(Dataset entries)
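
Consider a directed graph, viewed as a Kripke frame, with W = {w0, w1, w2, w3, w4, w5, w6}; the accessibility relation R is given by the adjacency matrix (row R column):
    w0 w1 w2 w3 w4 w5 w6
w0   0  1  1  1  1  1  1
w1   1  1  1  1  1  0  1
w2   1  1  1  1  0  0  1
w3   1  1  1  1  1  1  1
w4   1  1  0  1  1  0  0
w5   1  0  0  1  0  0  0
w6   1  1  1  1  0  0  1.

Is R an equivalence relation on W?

Reflexive: no — w0 is not related to itself.
Symmetric: yes — every pair in R has its reverse in R.
Transitive: no — w1 R w0 and w0 R w5, but not w1 R w5.
So R is not an equivalence relation.

No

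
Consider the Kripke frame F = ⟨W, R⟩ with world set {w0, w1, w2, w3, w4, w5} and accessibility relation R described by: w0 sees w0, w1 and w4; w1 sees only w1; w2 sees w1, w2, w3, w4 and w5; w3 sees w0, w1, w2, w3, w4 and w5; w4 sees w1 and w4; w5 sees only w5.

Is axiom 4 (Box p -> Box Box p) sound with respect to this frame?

No

Axiom 4 corresponds to the accessibility relation being transitive.
Transitive: no — w2 R w3 and w3 R w0, but not w2 R w0.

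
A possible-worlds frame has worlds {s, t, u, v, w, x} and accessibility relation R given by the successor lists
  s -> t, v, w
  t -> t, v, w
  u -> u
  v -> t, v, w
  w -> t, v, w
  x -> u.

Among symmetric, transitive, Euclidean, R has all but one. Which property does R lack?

symmetric

Symmetric: no — s R t but not t R s.
Transitive: yes — every two-step R-path is closed by a direct edge.
Euclidean: yes — any two successors of a common world are R-related.
Only symmetric fails.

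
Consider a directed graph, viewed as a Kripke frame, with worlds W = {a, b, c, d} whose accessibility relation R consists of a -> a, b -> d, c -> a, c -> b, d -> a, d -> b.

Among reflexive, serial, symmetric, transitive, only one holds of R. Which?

Reflexive: no — b is not related to itself.
Serial: yes — every world has a successor (e.g. a R a).
Symmetric: no — c R a but not a R c.
Transitive: no — b R d and d R a, but not b R a.
Only serial holds.

serial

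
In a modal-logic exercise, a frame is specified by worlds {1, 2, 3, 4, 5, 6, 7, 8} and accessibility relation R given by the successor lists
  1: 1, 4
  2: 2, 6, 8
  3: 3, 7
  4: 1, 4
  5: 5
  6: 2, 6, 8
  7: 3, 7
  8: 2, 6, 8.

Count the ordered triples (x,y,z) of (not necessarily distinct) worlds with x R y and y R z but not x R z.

0

R is transitive; there are no such tuples.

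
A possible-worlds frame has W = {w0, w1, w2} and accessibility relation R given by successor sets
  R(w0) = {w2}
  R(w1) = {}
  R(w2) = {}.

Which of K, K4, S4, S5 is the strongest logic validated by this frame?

Transitive (axiom 4): yes — every two-step R-path is closed by a direct edge.
Reflexive (axiom T): no — w0 is not related to itself.
Euclidean (axiom 5): no — w0 R w2 and w0 R w2, but not w2 R w2.
So F validates K, K4; S4 would additionally require R to be reflexive. The strongest is K4.

K4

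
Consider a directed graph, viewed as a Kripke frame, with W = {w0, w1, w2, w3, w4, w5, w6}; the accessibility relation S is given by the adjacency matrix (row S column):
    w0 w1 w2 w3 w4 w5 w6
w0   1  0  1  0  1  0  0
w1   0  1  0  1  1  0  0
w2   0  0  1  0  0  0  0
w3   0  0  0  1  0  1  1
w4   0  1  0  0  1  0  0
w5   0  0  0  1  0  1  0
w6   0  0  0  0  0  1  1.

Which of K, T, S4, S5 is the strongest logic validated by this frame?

T

Reflexive (axiom T): yes — every world is S-related to itself.
Transitive (axiom 4): no — w0 S w4 and w4 S w1, but not w0 S w1.
Euclidean (axiom 5): no — w0 S w2 and w0 S w4, but not w2 S w4.
So F validates K, T; S4 would additionally require S to be transitive. The strongest is T.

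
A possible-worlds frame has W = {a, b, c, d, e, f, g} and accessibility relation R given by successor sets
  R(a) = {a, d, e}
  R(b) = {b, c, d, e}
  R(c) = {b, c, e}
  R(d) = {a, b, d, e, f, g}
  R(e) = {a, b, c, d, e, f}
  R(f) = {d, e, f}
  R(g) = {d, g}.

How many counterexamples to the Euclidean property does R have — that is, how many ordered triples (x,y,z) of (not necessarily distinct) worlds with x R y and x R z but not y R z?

28

Enumerating: (b,c,d), (b,d,c), (d,a,b), (d,a,f), (d,a,g), (d,b,a), (d,b,f), (d,b,g), (d,e,g), (d,f,a), (d,f,b), (d,f,g), … and 16 more.
Total: 28.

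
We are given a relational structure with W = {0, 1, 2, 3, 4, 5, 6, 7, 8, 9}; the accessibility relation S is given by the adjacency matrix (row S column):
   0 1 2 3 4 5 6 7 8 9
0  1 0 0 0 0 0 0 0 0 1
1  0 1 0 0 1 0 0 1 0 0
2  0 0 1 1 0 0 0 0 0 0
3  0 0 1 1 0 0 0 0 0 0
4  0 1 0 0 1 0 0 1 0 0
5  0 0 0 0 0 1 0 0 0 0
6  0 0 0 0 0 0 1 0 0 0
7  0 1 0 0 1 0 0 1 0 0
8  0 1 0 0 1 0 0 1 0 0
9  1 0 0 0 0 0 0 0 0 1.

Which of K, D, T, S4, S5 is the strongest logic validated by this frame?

D

Serial (axiom D): yes — every world has a successor (e.g. 0 S 0).
Reflexive (axiom T): no — 8 is not related to itself.
Transitive (axiom 4): yes — every two-step S-path is closed by a direct edge.
Euclidean (axiom 5): yes — any two successors of a common world are S-related.
So F validates K, D; T would additionally require S to be reflexive. The strongest is D.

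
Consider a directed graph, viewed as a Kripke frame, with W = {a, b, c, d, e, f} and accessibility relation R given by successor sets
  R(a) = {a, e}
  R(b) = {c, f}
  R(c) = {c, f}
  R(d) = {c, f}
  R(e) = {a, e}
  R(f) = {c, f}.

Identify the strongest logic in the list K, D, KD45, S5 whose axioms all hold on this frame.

KD45

Serial (axiom D): yes — every world has a successor (e.g. a R a).
Euclidean (axiom 5): yes — any two successors of a common world are R-related.
Transitive (axiom 4): yes — every two-step R-path is closed by a direct edge.
Reflexive (axiom T): no — b is not related to itself.
So F validates K, D, KD45; S5 would additionally require R to be reflexive. The strongest is KD45.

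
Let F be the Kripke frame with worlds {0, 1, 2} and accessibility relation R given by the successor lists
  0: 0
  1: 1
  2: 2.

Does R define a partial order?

Yes

Reflexive: yes — every world is R-related to itself.
Transitive: yes — every two-step R-path is closed by a direct edge.
Antisymmetric: yes — no distinct pair is related both ways.
So R is a partial order.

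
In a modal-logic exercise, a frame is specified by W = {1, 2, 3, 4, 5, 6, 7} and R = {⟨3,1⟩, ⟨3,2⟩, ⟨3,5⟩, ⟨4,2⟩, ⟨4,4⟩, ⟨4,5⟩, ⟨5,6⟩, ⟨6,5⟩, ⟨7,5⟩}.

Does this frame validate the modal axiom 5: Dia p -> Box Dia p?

By correspondence theory, 5 is valid on a frame iff R is Euclidean.
Euclidean: no — 3 R 1 and 3 R 2, but not 1 R 2.

No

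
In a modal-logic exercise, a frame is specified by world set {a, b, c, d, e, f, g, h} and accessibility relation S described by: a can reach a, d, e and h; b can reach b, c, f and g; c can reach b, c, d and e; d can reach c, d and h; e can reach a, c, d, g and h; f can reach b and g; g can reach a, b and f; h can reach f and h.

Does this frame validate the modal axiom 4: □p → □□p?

No

By correspondence theory, 4 is valid on a frame iff S is transitive.
Transitive: no — a S d and d S c, but not a S c.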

What this task involves:
Each line of the data must come back exactly as written.

Answer below:
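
Consider a directed graph, viewed as a Kripke frame, with W = {w0, w1, w2, w3, w4, w5, w6}; the accessibility relation R is given by the adjacency matrix (row R column):
    w0 w1 w2 w3 w4 w5 w6
w0   0  1  1  1  1  1  1
w1   1  1  1  1  1  0  1
w2   1  1  1  1  0  0  1
w3   1  1  1  1  1  1  1
w4   1  1  0  1  1  0  0
w5   1  0  0  1  0  0  0
w6   1  1  1  1  0  0  1.

Is R an equivalence relation on W?

Reflexive: no — w0 is not related to itself.
Symmetric: yes — every pair in R has its reverse in R.
Transitive: no — w1 R w0 and w0 R w5, but not w1 R w5.
So R is not an equivalence relation.

No

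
Consider the Kripke frame F = ⟨W, R⟩ with world set {w0, w1, w2, w3, w4, w5} and accessibility relation R described by: w0 sees w0, w1 and w4; w1 sees only w1; w2 sees w1, w2, w3, w4 and w5; w3 sees w0, w1, w2, w3, w4 and w5; w4 sees w1 and w4; w5 sees only w5.

Is axiom 4 (Box p -> Box Box p) sound with respect to this frame?

No

Axiom 4 corresponds to the accessibility relation being transitive.
Transitive: no — w2 R w3 and w3 R w0, but not w2 R w0.

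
A possible-worlds frame has worlds {s, t, u, v, w, x} and accessibility relation R given by the successor lists
  s -> t, v, w
  t -> t, v, w
  u -> u
  v -> t, v, w
  w -> t, v, w
  x -> u.

Among symmetric, transitive, Euclidean, R has all but one. Which property does R lack?

symmetric

Symmetric: no — s R t but not t R s.
Transitive: yes — every two-step R-path is closed by a direct edge.
Euclidean: yes — any two successors of a common world are R-related.
Only symmetric fails.

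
Consider a directed graph, viewed as a Kripke frame, with worlds W = {a, b, c, d} whose accessibility relation R consists of a -> a, b -> d, c -> a, c -> b, d -> a, d -> b.

Among reflexive, serial, symmetric, transitive, only one holds of R. Which?

Reflexive: no — b is not related to itself.
Serial: yes — every world has a successor (e.g. a R a).
Symmetric: no — c R a but not a R c.
Transitive: no — b R d and d R a, but not b R a.
Only serial holds.

serial

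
In a modal-logic exercise, a frame is specified by worlds {1, 2, 3, 4, 5, 6, 7, 8} and accessibility relation R given by the successor lists
  1: 1, 4
  2: 2, 6, 8
  3: 3, 7
  4: 1, 4
  5: 5
  6: 2, 6, 8
  7: 3, 7
  8: 2, 6, 8.

Count the ordered triples (x,y,z) of (not necessarily distinct) worlds with x R y and y R z but not x R z.

0

R is transitive; there are no such tuples.

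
A possible-worlds frame has W = {w0, w1, w2} and accessibility relation R given by successor sets
  R(w0) = {w2}
  R(w1) = {}
  R(w2) = {}.

Which of K, K4, S4, S5 is the strongest logic validated by this frame?

Transitive (axiom 4): yes — every two-step R-path is closed by a direct edge.
Reflexive (axiom T): no — w0 is not related to itself.
Euclidean (axiom 5): no — w0 R w2 and w0 R w2, but not w2 R w2.
So F validates K, K4; S4 would additionally require R to be reflexive. The strongest is K4.

K4

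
Consider a directed graph, viewed as a Kripke frame, with W = {w0, w1, w2, w3, w4, w5, w6}; the accessibility relation S is given by the adjacency matrix (row S column):
    w0 w1 w2 w3 w4 w5 w6
w0   1  0  1  0  1  0  0
w1   0  1  0  1  1  0  0
w2   0  0  1  0  0  0  0
w3   0  0  0  1  0  1  1
w4   0  1  0  0  1  0  0
w5   0  0  0  1  0  1  0
w6   0  0  0  0  0  1  1.

Which of K, T, S4, S5 is the strongest logic validated by this frame?

T

Reflexive (axiom T): yes — every world is S-related to itself.
Transitive (axiom 4): no — w0 S w4 and w4 S w1, but not w0 S w1.
Euclidean (axiom 5): no — w0 S w2 and w0 S w4, but not w2 S w4.
So F validates K, T; S4 would additionally require S to be transitive. The strongest is T.

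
A possible-worlds frame has W = {a, b, c, d, e, f, g} and accessibility relation R given by successor sets
  R(a) = {a, d, e}
  R(b) = {b, c, d, e}
  R(c) = {b, c, e}
  R(d) = {a, b, d, e, f, g}
  R(e) = {a, b, c, d, e, f}
  R(f) = {d, e, f}
  R(g) = {d, g}.

How many counterexamples to the Euclidean property does R have — that is, how many ordered triples (x,y,z) of (not necessarily distinct) worlds with x R y and x R z but not y R z?

28

Enumerating: (b,c,d), (b,d,c), (d,a,b), (d,a,f), (d,a,g), (d,b,a), (d,b,f), (d,b,g), (d,e,g), (d,f,a), (d,f,b), (d,f,g), … and 16 more.
Total: 28.

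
We are given a relational structure with W = {0, 1, 2, 3, 4, 5, 6, 7, 8, 9}; the accessibility relation S is given by the adjacency matrix (row S column):
   0 1 2 3 4 5 6 7 8 9
0  1 0 0 0 0 0 0 0 0 1
1  0 1 0 0 1 0 0 1 0 0
2  0 0 1 1 0 0 0 0 0 0
3  0 0 1 1 0 0 0 0 0 0
4  0 1 0 0 1 0 0 1 0 0
5  0 0 0 0 0 1 0 0 0 0
6  0 0 0 0 0 0 1 0 0 0
7  0 1 0 0 1 0 0 1 0 0
8  0 1 0 0 1 0 0 1 0 0
9  1 0 0 0 0 0 0 0 0 1.

Which of K, D, T, S4, S5 is the strongest logic validated by this frame?

D

Serial (axiom D): yes — every world has a successor (e.g. 0 S 0).
Reflexive (axiom T): no — 8 is not related to itself.
Transitive (axiom 4): yes — every two-step S-path is closed by a direct edge.
Euclidean (axiom 5): yes — any two successors of a common world are S-related.
So F validates K, D; T would additionally require S to be reflexive. The strongest is D.

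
Consider a directed graph, viewed as a Kripke frame, with W = {a, b, c, d, e, f} and accessibility relation R given by successor sets
  R(a) = {a, e}
  R(b) = {c, f}
  R(c) = {c, f}
  R(d) = {c, f}
  R(e) = {a, e}
  R(f) = {c, f}.

Identify the strongest logic in the list K, D, KD45, S5 whose axioms all hold on this frame.

KD45

Serial (axiom D): yes — every world has a successor (e.g. a R a).
Euclidean (axiom 5): yes — any two successors of a common world are R-related.
Transitive (axiom 4): yes — every two-step R-path is closed by a direct edge.
Reflexive (axiom T): no — b is not related to itself.
So F validates K, D, KD45; S5 would additionally require R to be reflexive. The strongest is KD45.

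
Let F be the Kripke frame with worlds {0, 1, 2} and accessibility relation R given by the successor lists
  0: 0
  1: 1
  2: 2.

Does R define a partial order?

Yes

Reflexive: yes — every world is R-related to itself.
Transitive: yes — every two-step R-path is closed by a direct edge.
Antisymmetric: yes — no distinct pair is related both ways.
So R is a partial order.

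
In a modal-logic exercise, a frame is specified by W = {1, 2, 3, 4, 5, 6, 7} and R = {⟨3,1⟩, ⟨3,2⟩, ⟨3,5⟩, ⟨4,2⟩, ⟨4,4⟩, ⟨4,5⟩, ⟨5,6⟩, ⟨6,5⟩, ⟨7,5⟩}.

Does this frame validate the modal axiom 5: Dia p -> Box Dia p?

By correspondence theory, 5 is valid on a frame iff R is Euclidean.
Euclidean: no — 3 R 1 and 3 R 2, but not 1 R 2.

No

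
In a modal-logic exercise, a frame is specified by world set {a, b, c, d, e, f, g, h} and accessibility relation S described by: a can reach a, d, e and h; b can reach b, c, f and g; c can reach b, c, d and e; d can reach c, d and h; e can reach a, c, d, g and h; f can reach b and g; g can reach a, b and f; h can reach f and h.

Does this frame validate the modal axiom 4: □p → □□p?

No

By correspondence theory, 4 is valid on a frame iff S is transitive.
Transitive: no — a S d and d S c, but not a S c.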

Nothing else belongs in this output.